> **Exercise prompt**
Please reproduce exactly the lines from the start of the records through the one containing "2024-06-10T12:29:23 | database-proxy | LOGOUT", and nothing more.

┄┄┄┄┄┄

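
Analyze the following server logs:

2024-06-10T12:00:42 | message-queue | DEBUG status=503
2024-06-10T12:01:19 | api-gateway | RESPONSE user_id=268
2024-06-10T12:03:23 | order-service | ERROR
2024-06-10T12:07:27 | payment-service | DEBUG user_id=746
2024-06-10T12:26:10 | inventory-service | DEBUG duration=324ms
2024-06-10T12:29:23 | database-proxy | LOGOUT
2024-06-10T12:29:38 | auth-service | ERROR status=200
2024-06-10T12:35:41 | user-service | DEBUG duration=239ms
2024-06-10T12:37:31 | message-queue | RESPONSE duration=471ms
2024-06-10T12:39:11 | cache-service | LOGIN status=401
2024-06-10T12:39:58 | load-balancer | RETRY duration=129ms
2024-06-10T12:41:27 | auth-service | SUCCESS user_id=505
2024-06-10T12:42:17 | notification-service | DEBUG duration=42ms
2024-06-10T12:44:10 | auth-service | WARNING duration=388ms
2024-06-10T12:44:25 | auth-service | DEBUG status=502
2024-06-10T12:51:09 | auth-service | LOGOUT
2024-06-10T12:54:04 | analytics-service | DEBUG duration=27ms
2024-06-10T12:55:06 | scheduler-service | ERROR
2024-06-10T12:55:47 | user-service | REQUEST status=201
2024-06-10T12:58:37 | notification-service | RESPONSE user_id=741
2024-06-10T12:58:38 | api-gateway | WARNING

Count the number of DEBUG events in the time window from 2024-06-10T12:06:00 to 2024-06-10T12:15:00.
1

To count events in the time window:

1. Window boundaries: 2024-06-10T12:06:00 to 2024-06-10T12:15:00
2. Filter for DEBUG events within this window
3. Count matching events: 1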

┄┄┄┄┄┄

> **Solution to this problem**
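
Analyze the following server logs:

2024-06-10T12:00:42 | message-queue | DEBUG status=503
2024-06-10T12:01:19 | api-gateway | RESPONSE user_id=268
2024-06-10T12:03:23 | order-service | ERROR
2024-06-10T12:07:27 | payment-service | DEBUG user_id=746
2024-06-10T12:26:10 | inventory-service | DEBUG duration=324ms
2024-06-10T12:29:23 | database-proxy | LOGOUT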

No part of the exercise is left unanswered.